- Your assignment: Each of the following records is to be output exactly.

*** Opening Data to use ***

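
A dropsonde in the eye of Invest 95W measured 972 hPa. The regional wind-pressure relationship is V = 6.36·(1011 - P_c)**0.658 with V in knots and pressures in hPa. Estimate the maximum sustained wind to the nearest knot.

71 kt

ΔP = 1011 − 972 = 39 hPa.
39^0.658 ≈ 11.141.
V ≈ 6.36 × 11.141 ≈ 70.9 kt.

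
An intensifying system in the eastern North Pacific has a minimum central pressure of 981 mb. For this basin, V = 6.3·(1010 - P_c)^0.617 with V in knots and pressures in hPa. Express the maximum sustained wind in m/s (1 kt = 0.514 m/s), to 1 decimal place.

ΔP = 1010 − 981 = 29 mb.
V ≈ 6.3 × 29^0.617 = 6.3 × 7.985 ≈ 50.308 kt.
50.308 × 0.514 ≈ 25.86 m/s → 25.9 m/s.

25.9 m/s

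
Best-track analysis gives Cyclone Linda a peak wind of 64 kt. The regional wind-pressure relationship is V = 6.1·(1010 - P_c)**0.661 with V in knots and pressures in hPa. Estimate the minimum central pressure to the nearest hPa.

ΔP = (V / 6.1)^(1/0.661) = (64/6.1)^1.513.
64/6.1 = 10.492; 10.492^1.513 ≈ 35.03 hPa.
P_c = 1010 − 35.03 = 974.97 ≈ 975 hPa.

975 hPa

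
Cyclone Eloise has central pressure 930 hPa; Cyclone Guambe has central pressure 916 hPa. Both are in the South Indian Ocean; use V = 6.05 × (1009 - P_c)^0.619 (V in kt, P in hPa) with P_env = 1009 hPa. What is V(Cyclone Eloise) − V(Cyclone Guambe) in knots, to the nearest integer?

-10 kt

Cyclone Eloise: ΔP = 79; V ≈ 6.05 × 79^0.619 ≈ 90.45 kt.
Cyclone Guambe: ΔP = 93; V ≈ 6.05 × 93^0.619 ≈ 100.06 kt.
Difference ≈ 90.45 − 100.06 = -9.61 → -10 kt.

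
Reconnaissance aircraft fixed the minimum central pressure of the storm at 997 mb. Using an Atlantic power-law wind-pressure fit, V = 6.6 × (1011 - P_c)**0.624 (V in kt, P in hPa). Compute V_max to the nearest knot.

ΔP = 1011 − 997 = 14 mb.
14^0.624 ≈ 5.190.
V ≈ 6.6 × 5.190 ≈ 34.3 kt.

34 kt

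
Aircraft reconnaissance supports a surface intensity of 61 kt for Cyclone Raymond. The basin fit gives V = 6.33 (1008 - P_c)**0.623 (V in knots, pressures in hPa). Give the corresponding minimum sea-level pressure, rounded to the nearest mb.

ΔP = (V / 6.33)^(1/0.623) = (61/6.33)^1.605.
61/6.33 = 9.637; 9.637^1.605 ≈ 37.96 mb.
P_c = 1008 − 37.96 = 970.04 ≈ 970 mb.

970 mb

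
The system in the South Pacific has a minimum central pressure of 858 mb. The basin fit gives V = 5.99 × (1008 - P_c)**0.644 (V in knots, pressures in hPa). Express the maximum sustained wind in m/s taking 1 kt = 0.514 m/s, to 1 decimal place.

ΔP = 1008 − 858 = 150 mb.
V ≈ 5.99 × 150^0.644 = 5.99 × 25.200 ≈ 150.949 kt.
150.949 × 0.514 ≈ 77.59 m/s → 77.6 m/s.

77.6 m/s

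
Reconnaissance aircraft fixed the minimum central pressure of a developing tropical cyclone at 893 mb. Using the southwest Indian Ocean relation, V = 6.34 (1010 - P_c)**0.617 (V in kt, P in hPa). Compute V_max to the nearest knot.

120 kt

ΔP = 1010 − 893 = 117 mb.
117^0.617 ≈ 18.883.
V ≈ 6.34 × 18.883 ≈ 119.7 kt.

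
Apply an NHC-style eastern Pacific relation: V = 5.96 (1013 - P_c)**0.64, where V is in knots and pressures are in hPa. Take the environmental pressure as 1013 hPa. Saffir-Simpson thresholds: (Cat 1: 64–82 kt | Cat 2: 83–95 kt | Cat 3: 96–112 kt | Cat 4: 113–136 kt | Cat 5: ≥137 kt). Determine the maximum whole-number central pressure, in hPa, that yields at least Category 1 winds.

972 hPa

Category 1 begins at V = 64 kt.
Required ΔP = (64/5.96)^(1/0.64) = 10.738^1.562 ≈ 40.82 hPa.
P_c ≤ 1013 − 40.82 = 972.18, so the highest integer P_c is 972 hPa.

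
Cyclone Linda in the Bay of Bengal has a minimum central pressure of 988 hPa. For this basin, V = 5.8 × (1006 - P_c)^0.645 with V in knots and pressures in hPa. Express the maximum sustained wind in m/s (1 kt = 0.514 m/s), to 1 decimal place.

ΔP = 1006 − 988 = 18 hPa.
V ≈ 5.8 × 18^0.645 = 5.8 × 6.451 ≈ 37.418 kt.
37.418 × 0.514 ≈ 19.23 m/s → 19.2 m/s.

19.2 m/s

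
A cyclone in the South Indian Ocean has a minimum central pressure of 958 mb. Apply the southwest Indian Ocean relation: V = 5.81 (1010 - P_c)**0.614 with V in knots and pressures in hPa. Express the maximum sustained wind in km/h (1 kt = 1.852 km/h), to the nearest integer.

122 km/h

ΔP = 1010 − 958 = 52 mb.
V ≈ 5.81 × 52^0.614 = 5.81 × 11.314 ≈ 65.736 kt.
65.736 × 1.852 ≈ 121.74 km/h → 122 km/h.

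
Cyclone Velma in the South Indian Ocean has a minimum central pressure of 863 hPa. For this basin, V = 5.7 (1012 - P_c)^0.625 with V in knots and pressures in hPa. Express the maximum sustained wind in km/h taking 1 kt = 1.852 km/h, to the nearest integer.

ΔP = 1012 − 863 = 149 hPa.
V ≈ 5.7 × 149^0.625 = 5.7 × 22.816 ≈ 130.052 kt.
130.052 × 1.852 ≈ 240.86 km/h → 241 km/h.

241 km/h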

*** Closing Data to use ***

- Solution for this problem:
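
A dropsonde in the eye of Invest 95W measured 972 hPa. The regional wind-pressure relationship is V = 6.36·(1011 - P_c)**0.658 with V in knots and pressures in hPa. Estimate the maximum sustained wind to the nearest knot.

71 kt

ΔP = 1011 − 972 = 39 hPa.
39^0.658 ≈ 11.141.
V ≈ 6.36 × 11.141 ≈ 70.9 kt.

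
An intensifying system in the eastern North Pacific has a minimum central pressure of 981 mb. For this basin, V = 6.3·(1010 - P_c)^0.617 with V in knots and pressures in hPa. Express the maximum sustained wind in m/s (1 kt = 0.514 m/s), to 1 decimal place.

ΔP = 1010 − 981 = 29 mb.
V ≈ 6.3 × 29^0.617 = 6.3 × 7.985 ≈ 50.308 kt.
50.308 × 0.514 ≈ 25.86 m/s → 25.9 m/s.

25.9 m/s

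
Best-track analysis gives Cyclone Linda a peak wind of 64 kt. The regional wind-pressure relationship is V = 6.1·(1010 - P_c)**0.661 with V in knots and pressures in hPa. Estimate the minimum central pressure to the nearest hPa.

ΔP = (V / 6.1)^(1/0.661) = (64/6.1)^1.513.
64/6.1 = 10.492; 10.492^1.513 ≈ 35.03 hPa.
P_c = 1010 − 35.03 = 974.97 ≈ 975 hPa.

975 hPa

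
Cyclone Eloise has central pressure 930 hPa; Cyclone Guambe has central pressure 916 hPa. Both are in the South Indian Ocean; use V = 6.05 × (1009 - P_c)^0.619 (V in kt, P in hPa) with P_env = 1009 hPa. What is V(Cyclone Eloise) − V(Cyclone Guambe) in knots, to the nearest integer?

-10 kt

Cyclone Eloise: ΔP = 79; V ≈ 6.05 × 79^0.619 ≈ 90.45 kt.
Cyclone Guambe: ΔP = 93; V ≈ 6.05 × 93^0.619 ≈ 100.06 kt.
Difference ≈ 90.45 − 100.06 = -9.61 → -10 kt.

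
Reconnaissance aircraft fixed the minimum central pressure of the storm at 997 mb. Using an Atlantic power-law wind-pressure fit, V = 6.6 × (1011 - P_c)**0.624 (V in kt, P in hPa). Compute V_max to the nearest knot.

ΔP = 1011 − 997 = 14 mb.
14^0.624 ≈ 5.190.
V ≈ 6.6 × 5.190 ≈ 34.3 kt.

34 kt

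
Aircraft reconnaissance supports a surface intensity of 61 kt for Cyclone Raymond. The basin fit gives V = 6.33 (1008 - P_c)**0.623 (V in knots, pressures in hPa). Give the corresponding minimum sea-level pressure, rounded to the nearest mb.

ΔP = (V / 6.33)^(1/0.623) = (61/6.33)^1.605.
61/6.33 = 9.637; 9.637^1.605 ≈ 37.96 mb.
P_c = 1008 − 37.96 = 970.04 ≈ 970 mb.

970 mb

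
The system in the South Pacific has a minimum central pressure of 858 mb. The basin fit gives V = 5.99 × (1008 - P_c)**0.644 (V in knots, pressures in hPa). Express the maximum sustained wind in m/s taking 1 kt = 0.514 m/s, to 1 decimal place.

ΔP = 1008 − 858 = 150 mb.
V ≈ 5.99 × 150^0.644 = 5.99 × 25.200 ≈ 150.949 kt.
150.949 × 0.514 ≈ 77.59 m/s → 77.6 m/s.

77.6 m/s

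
Reconnaissance aircraft fixed the minimum central pressure of a developing tropical cyclone at 893 mb. Using the southwest Indian Ocean relation, V = 6.34 (1010 - P_c)**0.617 (V in kt, P in hPa). Compute V_max to the nearest knot.

120 kt

ΔP = 1010 − 893 = 117 mb.
117^0.617 ≈ 18.883.
V ≈ 6.34 × 18.883 ≈ 119.7 kt.

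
Apply an NHC-style eastern Pacific relation: V = 5.96 (1013 - P_c)**0.64, where V is in knots and pressures are in hPa. Take the environmental pressure as 1013 hPa. Saffir-Simpson thresholds: (Cat 1: 64–82 kt | Cat 2: 83–95 kt | Cat 3: 96–112 kt | Cat 4: 113–136 kt | Cat 5: ≥137 kt). Determine the maximum whole-number central pressure, in hPa, that yields at least Category 1 winds.

972 hPa

Category 1 begins at V = 64 kt.
Required ΔP = (64/5.96)^(1/0.64) = 10.738^1.562 ≈ 40.82 hPa.
P_c ≤ 1013 − 40.82 = 972.18, so the highest integer P_c is 972 hPa.

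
Cyclone Linda in the Bay of Bengal has a minimum central pressure of 988 hPa. For this basin, V = 5.8 × (1006 - P_c)^0.645 with V in knots and pressures in hPa. Express the maximum sustained wind in m/s (1 kt = 0.514 m/s), to 1 decimal place.

ΔP = 1006 − 988 = 18 hPa.
V ≈ 5.8 × 18^0.645 = 5.8 × 6.451 ≈ 37.418 kt.
37.418 × 0.514 ≈ 19.23 m/s → 19.2 m/s.

19.2 m/s

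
A cyclone in the South Indian Ocean has a minimum central pressure of 958 mb. Apply the southwest Indian Ocean relation: V = 5.81 (1010 - P_c)**0.614 with V in knots and pressures in hPa. Express the maximum sustained wind in km/h (1 kt = 1.852 km/h), to the nearest integer.

122 km/h

ΔP = 1010 − 958 = 52 mb.
V ≈ 5.81 × 52^0.614 = 5.81 × 11.314 ≈ 65.736 kt.
65.736 × 1.852 ≈ 121.74 km/h → 122 km/h.

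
Cyclone Velma in the South Indian Ocean has a minimum central pressure of 863 hPa. For this basin, V = 5.7 (1012 - P_c)^0.625 with V in knots and pressures in hPa. Express the maximum sustained wind in km/h taking 1 kt = 1.852 km/h, to the nearest integer.

ΔP = 1012 − 863 = 149 hPa.
V ≈ 5.7 × 149^0.625 = 5.7 × 22.816 ≈ 130.052 kt.
130.052 × 1.852 ≈ 240.86 km/h → 241 km/h.

241 km/h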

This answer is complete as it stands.